Work item. Looking at the records below, please work out how many lines contain the word "points" and give the number alone.

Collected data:
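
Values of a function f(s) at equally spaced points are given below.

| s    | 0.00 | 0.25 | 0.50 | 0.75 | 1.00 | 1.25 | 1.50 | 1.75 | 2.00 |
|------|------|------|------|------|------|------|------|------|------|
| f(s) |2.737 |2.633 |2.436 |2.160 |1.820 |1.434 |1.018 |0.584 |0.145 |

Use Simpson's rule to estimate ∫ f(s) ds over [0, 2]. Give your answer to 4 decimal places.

h = 0.25, n = 8.
(h/3)·[y₀ + 4y₁ + 2y₂ + 4y₃ + 2y₄ + 4y₅ + 2y₆ + 4y₇ + y₈] = 0.083333·(40.674) = 3.3895.

3.3895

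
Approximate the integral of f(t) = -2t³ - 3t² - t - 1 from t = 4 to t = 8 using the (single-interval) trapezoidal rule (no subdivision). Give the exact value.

-2812

T = (b−a)/2 · [f(4) + f(8)] = 2·[(-181) + (-1225)] = -2812.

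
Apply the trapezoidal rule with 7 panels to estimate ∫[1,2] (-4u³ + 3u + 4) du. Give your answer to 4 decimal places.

h = (2 − 1)/7 = 0.142857.
Nodes u₀,…,u₇ = 1, 1.142857, 1.285714, 1.428571, 1.571429, 1.714286, 1.857143, 2.
f(u) = -4u³ + 3u + 4: f₀=3, f₁=1.457726, f₂=-0.644315, f₃=-3.376093, f₄=-6.807580, f₅=-11.008746, f₆=-16.049563, f₇=-22.
(h/2)·[f₀ + 2f₁ + 2f₂ + 2f₃ + 2f₄ + 2f₅ + 2f₆ + f₇] = 0.071429·(-91.857143) = -6.5612.

-6.5612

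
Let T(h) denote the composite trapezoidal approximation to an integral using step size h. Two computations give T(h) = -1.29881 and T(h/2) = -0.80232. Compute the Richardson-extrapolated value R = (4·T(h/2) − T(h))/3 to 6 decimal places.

R = (4·T(h/2) − T(h)) / 3 = (4·(-0.80232) − (-1.29881))/3 = (-1.91047)/3 = -0.636823.

-0.636823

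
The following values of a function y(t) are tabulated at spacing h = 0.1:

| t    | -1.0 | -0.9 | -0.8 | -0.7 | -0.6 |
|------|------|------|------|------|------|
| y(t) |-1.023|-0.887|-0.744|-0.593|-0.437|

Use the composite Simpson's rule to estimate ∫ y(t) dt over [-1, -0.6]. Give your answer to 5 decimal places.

h = 0.1, n = 4.
(h/3)·[y₀ + 4y₁ + 2y₂ + 4y₃ + y₄] = 0.033333·(-8.868) = -0.29560.

-0.29560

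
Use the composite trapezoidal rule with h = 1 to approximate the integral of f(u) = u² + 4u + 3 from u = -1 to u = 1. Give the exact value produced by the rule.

h = (1 − (-1))/2 = 1.
Nodes u₀,…,u₂ = -1, 0, 1.
f(u) = u² + 4u + 3: f₀=0, f₁=3, f₂=8.
(h/2)·[f₀ + 2f₁ + f₂] = 0.5·(14) = 7.

7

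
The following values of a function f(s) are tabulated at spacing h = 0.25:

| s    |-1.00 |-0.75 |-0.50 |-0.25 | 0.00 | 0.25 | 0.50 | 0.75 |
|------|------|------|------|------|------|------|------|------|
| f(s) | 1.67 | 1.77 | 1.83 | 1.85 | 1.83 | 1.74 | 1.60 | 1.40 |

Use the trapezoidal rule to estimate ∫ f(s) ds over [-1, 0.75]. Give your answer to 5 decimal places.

h = 0.25, n = 7.
(h/2)·[y₀ + 2y₁ + 2y₂ + 2y₃ + 2y₄ + 2y₅ + 2y₆ + y₇] = 0.125·(24.31) = 3.03875.

3.03875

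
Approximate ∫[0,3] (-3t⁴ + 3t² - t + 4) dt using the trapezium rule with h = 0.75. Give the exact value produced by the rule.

-125.548828125

h = (3 − 0)/4 = 0.75.
Nodes t₀,…,t₄ = 0, 0.75, 1.5, 2.25, 3.
f(t) = -3t⁴ + 3t² - t + 4: f₀=4, f₁=3.98828125, f₂=-5.9375, f₃=-59.94921875, f₄=-215.
(h/2)·[f₀ + 2f₁ + 2f₂ + 2f₃ + f₄] = 0.375·(-334.796875) = -125.548828125.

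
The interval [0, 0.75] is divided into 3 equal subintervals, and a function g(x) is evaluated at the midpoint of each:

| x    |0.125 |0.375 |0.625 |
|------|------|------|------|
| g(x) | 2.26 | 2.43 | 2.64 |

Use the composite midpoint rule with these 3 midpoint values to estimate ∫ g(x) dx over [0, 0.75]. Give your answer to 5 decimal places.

h = 0.25, n = 3.
h·[y(m₁) + y(m₂) + y(m₃)] = 0.25·(7.33) = 1.83250.

1.83250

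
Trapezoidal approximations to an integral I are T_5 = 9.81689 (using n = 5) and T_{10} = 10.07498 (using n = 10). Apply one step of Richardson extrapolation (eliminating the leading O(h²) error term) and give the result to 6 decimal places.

R = (4·T_{10} − T_5) / 3 = (4·10.07498 − 9.81689)/3 = (30.48303)/3 = 10.161010.

10.161010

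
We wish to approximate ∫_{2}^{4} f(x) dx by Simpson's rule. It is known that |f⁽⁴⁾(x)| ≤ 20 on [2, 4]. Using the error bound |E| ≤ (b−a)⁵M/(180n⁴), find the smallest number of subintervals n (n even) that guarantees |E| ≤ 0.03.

4

Need 640/(180n⁴) ≤ 0.03.
n⁴ ≥ 640/(180·0.03) = 118.519 ⇒ n ≥ 3.2995, so the smallest even n is 4. (n must be even for Simpson's rule.)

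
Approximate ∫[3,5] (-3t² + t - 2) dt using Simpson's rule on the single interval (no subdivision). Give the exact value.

S = (b−a)/6 · [f(3) + 4f(4) + f(5)] = 0.333333·[(-26) + 4·(-46) + (-72)] = -94.

-94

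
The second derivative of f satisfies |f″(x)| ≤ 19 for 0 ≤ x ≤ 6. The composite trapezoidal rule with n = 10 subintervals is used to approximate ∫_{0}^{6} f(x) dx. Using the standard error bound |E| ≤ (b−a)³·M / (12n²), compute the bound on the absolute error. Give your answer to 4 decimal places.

3.4200

|E| ≤ (6)³·19 / (12·10²) = 4104/1200 = 3.4200.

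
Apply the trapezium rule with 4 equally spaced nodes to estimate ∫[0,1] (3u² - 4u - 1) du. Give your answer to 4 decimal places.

-1.9444

h = (1 − 0)/3 = 0.333333.
Nodes u₀,…,u₃ = 0, 0.333333, 0.666667, 1.
f(u) = 3u² - 4u - 1: f₀=-1, f₁=-2, f₂=-2.333333, f₃=-2.
(h/2)·[f₀ + 2f₁ + 2f₂ + f₃] = 0.166667·(-11.666667) = -1.9444.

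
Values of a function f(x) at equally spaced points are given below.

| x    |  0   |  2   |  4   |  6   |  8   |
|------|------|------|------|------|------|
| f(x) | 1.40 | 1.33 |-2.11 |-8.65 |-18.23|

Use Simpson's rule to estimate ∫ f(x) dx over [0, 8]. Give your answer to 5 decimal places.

-33.55333

h = 2, n = 4.
(h/3)·[y₀ + 4y₁ + 2y₂ + 4y₃ + y₄] = 0.666667·(-50.33) = -33.55333.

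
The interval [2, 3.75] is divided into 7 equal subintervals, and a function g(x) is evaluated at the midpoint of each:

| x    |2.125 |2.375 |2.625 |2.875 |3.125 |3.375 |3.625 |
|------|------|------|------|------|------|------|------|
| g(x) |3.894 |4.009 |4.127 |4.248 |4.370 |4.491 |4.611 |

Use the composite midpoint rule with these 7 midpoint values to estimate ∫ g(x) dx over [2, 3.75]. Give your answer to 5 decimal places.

7.43750

h = 0.25, n = 7.
h·[y(m₁) + y(m₂) + y(m₃) + y(m₄) + y(m₅) + y(m₆) + y(m₇)] = 0.25·(29.750) = 7.43750.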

Answer to this problem. 2